== Segment start ==

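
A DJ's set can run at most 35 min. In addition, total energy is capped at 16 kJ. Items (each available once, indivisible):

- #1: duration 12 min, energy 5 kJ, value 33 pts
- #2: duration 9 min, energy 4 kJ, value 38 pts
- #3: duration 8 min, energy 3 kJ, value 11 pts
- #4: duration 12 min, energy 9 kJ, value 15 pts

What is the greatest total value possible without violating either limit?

Feasible sets respecting both limits:
- #1+#2+#3: duration 29, energy 12, value 82
- #1+#2: duration 21, energy 9, value 71
- #2+#3+#4: duration 29, energy 16, value 64
Best: 82 pts.

82 pts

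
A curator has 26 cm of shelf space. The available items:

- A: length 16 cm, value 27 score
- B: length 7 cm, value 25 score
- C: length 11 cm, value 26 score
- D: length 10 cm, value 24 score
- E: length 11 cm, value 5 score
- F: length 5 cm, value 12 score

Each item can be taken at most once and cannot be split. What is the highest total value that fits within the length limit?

Check high-value combinations within 26 cm:
- B+C+F: length 7+11+5=23, value 25+26+12=63
- C+D+F: length 11+10+5=26, value 26+24+12=62
- B+D+F: length 7+10+5=22, value 25+24+12=61
- A+B: length 16+7=23, value 27+25=52
Best: 63 score.

63 score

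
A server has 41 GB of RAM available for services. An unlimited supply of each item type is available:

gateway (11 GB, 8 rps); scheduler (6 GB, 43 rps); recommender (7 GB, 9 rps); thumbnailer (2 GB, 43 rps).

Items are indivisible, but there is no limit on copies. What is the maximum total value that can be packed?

Best value-per-unit is thumbnailer at 43/2, and filling with it alone uses memory 20×2=40. No mix of the others beats 20×43 = 860.

860 rps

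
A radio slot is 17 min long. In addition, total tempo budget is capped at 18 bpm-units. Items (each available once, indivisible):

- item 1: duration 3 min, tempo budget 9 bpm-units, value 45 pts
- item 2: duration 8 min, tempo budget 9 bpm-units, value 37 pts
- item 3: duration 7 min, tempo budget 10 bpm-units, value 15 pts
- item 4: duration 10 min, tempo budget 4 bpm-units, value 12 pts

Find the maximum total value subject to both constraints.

82 pts

Feasible sets respecting both limits:
- item 1+item 2: duration 11, tempo budget 18, value 82
- item 1+item 4: duration 13, tempo budget 13, value 57
- item 1: duration 3, tempo budget 9, value 45
- item 2: duration 8, tempo budget 9, value 37
Best: 82 pts.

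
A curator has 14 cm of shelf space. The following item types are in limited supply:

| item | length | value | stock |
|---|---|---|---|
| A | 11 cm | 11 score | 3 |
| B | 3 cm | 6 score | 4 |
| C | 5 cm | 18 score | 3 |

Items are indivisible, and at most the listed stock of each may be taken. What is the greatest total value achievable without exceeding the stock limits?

Best selections within length 14 and stock limits:
- 1×B + 2×C: length 13, value 42
- 2×C: length 10, value 36
Best: 42 score.

42 score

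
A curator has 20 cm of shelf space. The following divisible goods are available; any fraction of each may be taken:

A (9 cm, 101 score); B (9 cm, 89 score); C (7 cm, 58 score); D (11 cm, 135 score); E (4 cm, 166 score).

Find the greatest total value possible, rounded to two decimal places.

357.11

Take in order of value per unit:
- E (166/4 per unit): all 4 → value 166, running total 166.00
- D (135/11 per unit): all 11 → value 135, running total 301.00
- A (101/9 per unit): 5 of 9 → value 5×101/9 = 56.1111, running total 357.11
Total 357.11.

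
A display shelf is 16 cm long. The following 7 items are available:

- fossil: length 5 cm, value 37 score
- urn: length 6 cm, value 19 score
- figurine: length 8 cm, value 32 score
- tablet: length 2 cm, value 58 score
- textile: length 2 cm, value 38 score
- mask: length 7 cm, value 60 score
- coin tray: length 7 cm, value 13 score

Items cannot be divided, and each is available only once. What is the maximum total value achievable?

193 score

Check high-value combinations within 16 cm:
- fossil+tablet+textile+mask: length 5+2+2+7=16, value 37+58+38+60=193
- tablet+textile+mask: length 2+2+7=11, value 58+38+60=156
- fossil+tablet+mask: length 5+2+7=14, value 37+58+60=155
- fossil+urn+tablet+textile: length 5+6+2+2=15, value 37+19+58+38=152
- fossil+tablet+textile+coin tray: length 5+2+2+7=16, value 37+58+38+13=146
Best: 193 score.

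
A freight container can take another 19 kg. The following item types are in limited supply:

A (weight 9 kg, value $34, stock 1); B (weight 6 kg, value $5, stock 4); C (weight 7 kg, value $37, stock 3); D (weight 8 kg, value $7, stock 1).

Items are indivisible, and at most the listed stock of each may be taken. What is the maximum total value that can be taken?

$74

Best selections within weight 19 and stock limits:
- 2×C: weight 14, value 74
- 1×A + 1×C: weight 16, value 71
- 2×B + 1×C: weight 19, value 47
- 1×C + 1×D: weight 15, value 44
Best: $74.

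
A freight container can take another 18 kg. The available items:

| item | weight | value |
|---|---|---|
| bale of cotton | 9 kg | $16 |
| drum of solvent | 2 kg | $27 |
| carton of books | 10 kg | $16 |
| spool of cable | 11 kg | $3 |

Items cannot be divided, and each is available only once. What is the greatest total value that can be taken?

$43

Check high-value combinations within 18 kg:
- bale of cotton+drum of solvent: weight 9+2=11, value 16+27=43
- drum of solvent+carton of books: weight 2+10=12, value 27+16=43
- drum of solvent+spool of cable: weight 2+11=13, value 27+3=30
- drum of solvent: weight 2, value 27
Best: $43.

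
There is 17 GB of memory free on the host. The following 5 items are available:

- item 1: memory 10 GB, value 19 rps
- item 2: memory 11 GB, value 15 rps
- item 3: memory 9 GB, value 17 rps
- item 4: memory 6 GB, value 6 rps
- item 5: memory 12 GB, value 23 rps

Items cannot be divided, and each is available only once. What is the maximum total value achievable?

25 rps

Check high-value combinations within 17 GB:
- item 1+item 4: memory 10+6=16, value 19+6=25
- item 5: memory 12, value 23
- item 3+item 4: memory 9+6=15, value 17+6=23
- item 2+item 4: memory 11+6=17, value 15+6=21
Best: 25 rps.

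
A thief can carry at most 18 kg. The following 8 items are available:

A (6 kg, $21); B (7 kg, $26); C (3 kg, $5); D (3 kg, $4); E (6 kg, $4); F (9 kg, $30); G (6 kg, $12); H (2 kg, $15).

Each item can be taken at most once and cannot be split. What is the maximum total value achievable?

$71

This is a 0/1 knapsack; check combinations near the capacity.
- B+F+H: weight 7+9+2=18, value 26+30+15=71
- A+B+C+H: weight 6+7+3+2=18, value 21+26+5+15=67
- A+F+H: weight 6+9+2=17, value 21+30+15=66
- A+B+D+H: weight 6+7+3+2=18, value 21+26+4+15=66
Best: $71.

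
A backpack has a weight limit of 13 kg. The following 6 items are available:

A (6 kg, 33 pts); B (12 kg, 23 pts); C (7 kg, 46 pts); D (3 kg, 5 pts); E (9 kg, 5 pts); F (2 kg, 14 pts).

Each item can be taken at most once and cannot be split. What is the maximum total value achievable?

Check high-value combinations within 13 kg:
- A+C: weight 6+7=13, value 33+46=79
- C+D+F: weight 7+3+2=12, value 46+5+14=65
- C+F: weight 7+2=9, value 46+14=60
- A+D+F: weight 6+3+2=11, value 33+5+14=52
Best: 79 pts.

79 pts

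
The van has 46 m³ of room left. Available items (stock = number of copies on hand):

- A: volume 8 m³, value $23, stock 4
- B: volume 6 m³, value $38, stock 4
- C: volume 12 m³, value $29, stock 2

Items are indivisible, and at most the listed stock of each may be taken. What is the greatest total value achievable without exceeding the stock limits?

$204

Top feasible selections:
- 1×A + 4×B + 1×C: volume 44, value 204
- 2×A + 4×B: volume 40, value 198
- 2×A + 3×B + 1×C: volume 46, value 189
- 3×A + 3×B: volume 42, value 183
Best: $204.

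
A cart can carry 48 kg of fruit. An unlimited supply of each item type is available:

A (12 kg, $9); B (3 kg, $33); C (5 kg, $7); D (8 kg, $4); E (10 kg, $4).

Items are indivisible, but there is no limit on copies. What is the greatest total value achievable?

$528

Best value-per-unit is B at 33/3, and filling with it alone uses weight 16×3=48. No mix of the others beats 16×33 = 528.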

== Segment end ==

» The task: The line with "A cart can carry", plus every line after it through the end of the listing, needs to be repeated exactly; nothing else belongs in the reply.

» Answer for the task:
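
A cart can carry 48 kg of fruit. An unlimited supply of each item type is available:

A (12 kg, $9); B (3 kg, $33); C (5 kg, $7); D (8 kg, $4); E (10 kg, $4).

Items are indivisible, but there is no limit on copies. What is the greatest total value achievable?

$528

Best value-per-unit is B at 33/3, and filling with it alone uses weight 16×3=48. No mix of the others beats 16×33 = 528.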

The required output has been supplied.